▸ **Required action**: All lines below containing the string "polynomials" are to be copied.

(Records contained in a dataset)
====================

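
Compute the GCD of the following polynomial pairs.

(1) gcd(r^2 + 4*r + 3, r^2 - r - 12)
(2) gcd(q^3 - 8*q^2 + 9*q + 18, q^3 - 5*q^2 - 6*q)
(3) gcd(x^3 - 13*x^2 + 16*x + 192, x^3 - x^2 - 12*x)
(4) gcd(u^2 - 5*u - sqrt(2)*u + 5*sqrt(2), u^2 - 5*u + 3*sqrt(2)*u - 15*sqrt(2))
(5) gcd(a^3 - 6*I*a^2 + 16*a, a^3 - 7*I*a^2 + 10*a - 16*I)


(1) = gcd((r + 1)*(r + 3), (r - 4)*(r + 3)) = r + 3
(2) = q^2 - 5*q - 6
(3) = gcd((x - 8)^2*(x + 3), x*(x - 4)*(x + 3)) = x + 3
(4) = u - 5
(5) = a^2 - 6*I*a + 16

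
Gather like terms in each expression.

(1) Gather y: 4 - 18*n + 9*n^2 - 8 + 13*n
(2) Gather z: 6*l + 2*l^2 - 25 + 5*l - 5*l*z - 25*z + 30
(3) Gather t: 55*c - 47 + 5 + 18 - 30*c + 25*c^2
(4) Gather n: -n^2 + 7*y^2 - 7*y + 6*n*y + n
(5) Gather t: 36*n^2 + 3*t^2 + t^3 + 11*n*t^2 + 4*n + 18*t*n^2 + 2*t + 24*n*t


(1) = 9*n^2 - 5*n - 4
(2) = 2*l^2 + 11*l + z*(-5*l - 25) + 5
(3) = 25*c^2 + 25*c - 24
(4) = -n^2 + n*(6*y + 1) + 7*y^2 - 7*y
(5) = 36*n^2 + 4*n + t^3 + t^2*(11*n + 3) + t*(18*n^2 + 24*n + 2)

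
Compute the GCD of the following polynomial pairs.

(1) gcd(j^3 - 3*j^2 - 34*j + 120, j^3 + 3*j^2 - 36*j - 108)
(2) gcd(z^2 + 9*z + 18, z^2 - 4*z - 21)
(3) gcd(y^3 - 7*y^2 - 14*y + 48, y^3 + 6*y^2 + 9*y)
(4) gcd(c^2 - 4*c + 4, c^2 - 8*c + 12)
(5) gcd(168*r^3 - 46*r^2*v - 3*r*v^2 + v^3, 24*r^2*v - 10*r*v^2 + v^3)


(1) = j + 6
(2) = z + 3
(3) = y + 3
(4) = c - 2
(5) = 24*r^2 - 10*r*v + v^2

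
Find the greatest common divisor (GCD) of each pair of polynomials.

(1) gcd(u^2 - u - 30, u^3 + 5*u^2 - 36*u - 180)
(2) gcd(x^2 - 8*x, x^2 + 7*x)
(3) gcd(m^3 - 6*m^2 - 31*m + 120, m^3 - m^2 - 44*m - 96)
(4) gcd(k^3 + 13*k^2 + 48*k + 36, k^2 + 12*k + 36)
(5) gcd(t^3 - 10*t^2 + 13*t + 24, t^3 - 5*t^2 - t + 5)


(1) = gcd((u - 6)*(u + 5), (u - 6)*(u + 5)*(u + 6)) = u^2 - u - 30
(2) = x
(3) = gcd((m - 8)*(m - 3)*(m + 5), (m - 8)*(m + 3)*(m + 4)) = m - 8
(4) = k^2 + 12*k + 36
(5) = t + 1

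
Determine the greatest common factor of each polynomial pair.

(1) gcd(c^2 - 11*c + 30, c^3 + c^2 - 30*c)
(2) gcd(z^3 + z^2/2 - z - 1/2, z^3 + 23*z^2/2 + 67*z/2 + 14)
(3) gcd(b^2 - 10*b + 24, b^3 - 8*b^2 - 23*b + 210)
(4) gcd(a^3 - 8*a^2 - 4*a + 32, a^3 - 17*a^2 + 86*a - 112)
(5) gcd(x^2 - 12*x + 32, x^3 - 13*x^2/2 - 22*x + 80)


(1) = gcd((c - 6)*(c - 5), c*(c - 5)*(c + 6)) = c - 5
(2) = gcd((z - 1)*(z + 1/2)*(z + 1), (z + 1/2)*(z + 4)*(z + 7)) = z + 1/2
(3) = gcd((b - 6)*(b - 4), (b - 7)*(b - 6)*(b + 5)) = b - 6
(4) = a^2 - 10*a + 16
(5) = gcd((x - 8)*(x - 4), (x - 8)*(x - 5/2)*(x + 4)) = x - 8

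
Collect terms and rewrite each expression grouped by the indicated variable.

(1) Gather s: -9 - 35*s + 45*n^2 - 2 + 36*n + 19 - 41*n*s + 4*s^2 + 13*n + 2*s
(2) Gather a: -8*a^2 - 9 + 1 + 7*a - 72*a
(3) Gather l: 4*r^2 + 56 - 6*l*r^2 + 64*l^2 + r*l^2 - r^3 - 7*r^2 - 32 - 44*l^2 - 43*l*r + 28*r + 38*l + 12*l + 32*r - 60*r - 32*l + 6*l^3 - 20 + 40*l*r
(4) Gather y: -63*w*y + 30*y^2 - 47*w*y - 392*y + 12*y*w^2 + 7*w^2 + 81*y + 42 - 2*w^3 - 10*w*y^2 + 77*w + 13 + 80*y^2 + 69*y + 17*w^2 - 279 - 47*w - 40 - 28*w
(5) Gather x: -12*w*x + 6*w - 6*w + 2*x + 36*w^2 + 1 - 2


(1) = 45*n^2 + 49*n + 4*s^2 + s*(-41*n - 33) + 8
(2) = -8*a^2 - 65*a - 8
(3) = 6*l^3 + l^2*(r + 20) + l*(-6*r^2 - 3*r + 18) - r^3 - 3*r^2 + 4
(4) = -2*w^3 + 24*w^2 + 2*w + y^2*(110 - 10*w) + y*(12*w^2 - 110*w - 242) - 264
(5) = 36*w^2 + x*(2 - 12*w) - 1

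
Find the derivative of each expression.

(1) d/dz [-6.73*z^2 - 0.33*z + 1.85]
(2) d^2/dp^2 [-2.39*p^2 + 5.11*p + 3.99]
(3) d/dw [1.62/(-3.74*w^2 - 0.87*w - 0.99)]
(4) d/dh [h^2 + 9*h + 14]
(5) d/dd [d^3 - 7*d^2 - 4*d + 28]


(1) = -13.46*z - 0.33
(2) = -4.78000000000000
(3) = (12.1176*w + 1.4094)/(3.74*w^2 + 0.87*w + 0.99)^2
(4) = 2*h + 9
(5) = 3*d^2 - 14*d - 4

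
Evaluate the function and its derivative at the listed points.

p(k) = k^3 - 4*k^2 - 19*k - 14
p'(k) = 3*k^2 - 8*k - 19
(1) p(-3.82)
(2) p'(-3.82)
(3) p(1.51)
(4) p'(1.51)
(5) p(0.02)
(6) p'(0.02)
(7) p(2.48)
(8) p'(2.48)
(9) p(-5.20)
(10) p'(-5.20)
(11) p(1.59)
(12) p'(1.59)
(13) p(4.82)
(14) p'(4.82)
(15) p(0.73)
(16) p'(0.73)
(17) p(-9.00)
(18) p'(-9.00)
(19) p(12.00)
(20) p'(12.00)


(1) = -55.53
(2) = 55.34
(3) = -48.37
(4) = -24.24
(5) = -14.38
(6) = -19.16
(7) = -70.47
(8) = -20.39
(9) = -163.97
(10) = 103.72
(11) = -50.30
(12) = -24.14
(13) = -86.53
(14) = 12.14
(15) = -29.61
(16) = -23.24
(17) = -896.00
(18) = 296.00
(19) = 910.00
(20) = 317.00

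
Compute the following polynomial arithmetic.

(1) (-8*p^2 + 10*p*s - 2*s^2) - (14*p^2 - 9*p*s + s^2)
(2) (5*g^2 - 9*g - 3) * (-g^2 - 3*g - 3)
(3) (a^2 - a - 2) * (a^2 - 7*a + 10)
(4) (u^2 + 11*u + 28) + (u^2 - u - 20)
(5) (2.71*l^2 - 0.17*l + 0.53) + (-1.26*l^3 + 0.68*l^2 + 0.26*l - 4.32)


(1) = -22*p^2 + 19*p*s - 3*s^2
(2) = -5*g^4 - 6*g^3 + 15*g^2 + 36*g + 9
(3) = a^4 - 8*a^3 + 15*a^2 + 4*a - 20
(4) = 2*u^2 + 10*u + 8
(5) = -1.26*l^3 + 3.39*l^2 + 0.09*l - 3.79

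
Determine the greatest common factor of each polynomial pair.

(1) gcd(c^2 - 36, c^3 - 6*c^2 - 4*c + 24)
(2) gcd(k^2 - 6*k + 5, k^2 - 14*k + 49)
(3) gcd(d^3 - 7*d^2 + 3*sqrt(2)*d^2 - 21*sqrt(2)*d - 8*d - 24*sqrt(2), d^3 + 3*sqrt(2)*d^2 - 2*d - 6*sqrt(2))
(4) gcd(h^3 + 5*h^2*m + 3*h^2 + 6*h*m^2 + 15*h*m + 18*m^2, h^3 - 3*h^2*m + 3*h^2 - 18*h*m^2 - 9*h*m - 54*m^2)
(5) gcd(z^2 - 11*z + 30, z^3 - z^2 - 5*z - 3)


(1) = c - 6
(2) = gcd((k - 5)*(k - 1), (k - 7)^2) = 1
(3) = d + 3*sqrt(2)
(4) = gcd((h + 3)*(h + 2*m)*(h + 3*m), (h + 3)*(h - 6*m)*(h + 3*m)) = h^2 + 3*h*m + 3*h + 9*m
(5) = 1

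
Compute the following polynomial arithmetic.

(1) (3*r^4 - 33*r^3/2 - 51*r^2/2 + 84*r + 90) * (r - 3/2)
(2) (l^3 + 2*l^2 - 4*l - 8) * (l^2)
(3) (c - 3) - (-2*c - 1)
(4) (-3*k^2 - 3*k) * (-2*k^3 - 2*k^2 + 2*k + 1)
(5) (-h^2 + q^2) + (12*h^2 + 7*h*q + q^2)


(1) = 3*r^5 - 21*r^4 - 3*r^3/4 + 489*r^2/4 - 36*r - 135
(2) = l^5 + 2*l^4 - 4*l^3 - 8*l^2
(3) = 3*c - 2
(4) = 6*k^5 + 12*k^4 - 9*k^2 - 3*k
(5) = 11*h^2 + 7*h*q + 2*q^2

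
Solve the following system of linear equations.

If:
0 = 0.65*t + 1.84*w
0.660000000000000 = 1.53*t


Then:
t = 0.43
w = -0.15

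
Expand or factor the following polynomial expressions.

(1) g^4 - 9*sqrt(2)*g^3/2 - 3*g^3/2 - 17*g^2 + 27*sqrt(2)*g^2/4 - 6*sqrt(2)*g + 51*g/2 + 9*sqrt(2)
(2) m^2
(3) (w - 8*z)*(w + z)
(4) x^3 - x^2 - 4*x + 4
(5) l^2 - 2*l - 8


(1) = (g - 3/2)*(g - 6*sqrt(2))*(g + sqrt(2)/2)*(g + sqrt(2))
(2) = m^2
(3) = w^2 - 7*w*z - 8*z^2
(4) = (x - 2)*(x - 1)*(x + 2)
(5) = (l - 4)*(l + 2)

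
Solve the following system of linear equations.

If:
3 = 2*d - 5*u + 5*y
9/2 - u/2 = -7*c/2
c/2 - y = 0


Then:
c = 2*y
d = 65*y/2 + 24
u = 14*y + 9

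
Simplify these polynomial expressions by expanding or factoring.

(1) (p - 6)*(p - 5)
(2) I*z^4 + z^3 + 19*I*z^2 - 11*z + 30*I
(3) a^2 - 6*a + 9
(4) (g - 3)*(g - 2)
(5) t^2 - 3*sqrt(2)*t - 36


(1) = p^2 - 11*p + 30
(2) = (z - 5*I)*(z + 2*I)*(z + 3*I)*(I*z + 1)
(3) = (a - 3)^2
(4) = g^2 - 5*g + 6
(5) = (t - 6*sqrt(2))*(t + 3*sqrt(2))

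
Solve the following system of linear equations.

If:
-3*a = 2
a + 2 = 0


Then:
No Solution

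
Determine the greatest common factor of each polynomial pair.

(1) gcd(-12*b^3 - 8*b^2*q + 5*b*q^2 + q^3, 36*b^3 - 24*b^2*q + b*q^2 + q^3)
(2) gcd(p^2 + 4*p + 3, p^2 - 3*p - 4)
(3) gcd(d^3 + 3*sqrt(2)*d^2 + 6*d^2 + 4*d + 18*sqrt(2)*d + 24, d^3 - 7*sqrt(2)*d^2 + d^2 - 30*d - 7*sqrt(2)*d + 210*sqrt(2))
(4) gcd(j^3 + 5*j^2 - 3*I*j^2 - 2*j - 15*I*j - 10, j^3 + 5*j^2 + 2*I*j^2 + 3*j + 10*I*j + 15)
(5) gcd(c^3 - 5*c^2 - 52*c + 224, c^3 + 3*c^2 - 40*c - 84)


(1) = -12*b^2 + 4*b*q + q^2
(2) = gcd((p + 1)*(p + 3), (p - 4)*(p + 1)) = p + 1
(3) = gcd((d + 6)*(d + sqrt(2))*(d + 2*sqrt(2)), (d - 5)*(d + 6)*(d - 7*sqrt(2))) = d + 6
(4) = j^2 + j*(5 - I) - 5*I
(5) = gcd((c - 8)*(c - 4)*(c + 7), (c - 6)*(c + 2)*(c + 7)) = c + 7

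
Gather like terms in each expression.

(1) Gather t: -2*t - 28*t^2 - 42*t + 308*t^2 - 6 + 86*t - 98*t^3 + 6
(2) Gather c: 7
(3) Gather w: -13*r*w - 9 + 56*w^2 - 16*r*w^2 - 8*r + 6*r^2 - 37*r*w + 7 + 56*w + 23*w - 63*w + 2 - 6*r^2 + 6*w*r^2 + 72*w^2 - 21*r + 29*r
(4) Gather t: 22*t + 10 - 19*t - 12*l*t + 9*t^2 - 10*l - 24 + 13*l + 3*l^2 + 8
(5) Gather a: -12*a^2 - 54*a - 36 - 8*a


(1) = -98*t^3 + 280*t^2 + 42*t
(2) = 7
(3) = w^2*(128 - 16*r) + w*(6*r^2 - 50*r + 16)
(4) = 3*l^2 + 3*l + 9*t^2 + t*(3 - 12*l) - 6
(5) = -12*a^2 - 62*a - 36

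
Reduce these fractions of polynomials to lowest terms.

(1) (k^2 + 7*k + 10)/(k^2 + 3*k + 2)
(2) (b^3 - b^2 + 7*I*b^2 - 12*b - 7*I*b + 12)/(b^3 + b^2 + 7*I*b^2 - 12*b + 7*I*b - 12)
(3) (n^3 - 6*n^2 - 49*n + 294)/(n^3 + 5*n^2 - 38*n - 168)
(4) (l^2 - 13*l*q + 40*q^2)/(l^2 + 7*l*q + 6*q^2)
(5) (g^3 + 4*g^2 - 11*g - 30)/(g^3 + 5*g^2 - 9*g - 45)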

====================

▸ **Task result**:
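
Find the greatest common divisor (GCD) of each pair of polynomials.
Reduce these fractions of polynomials to lowest terms.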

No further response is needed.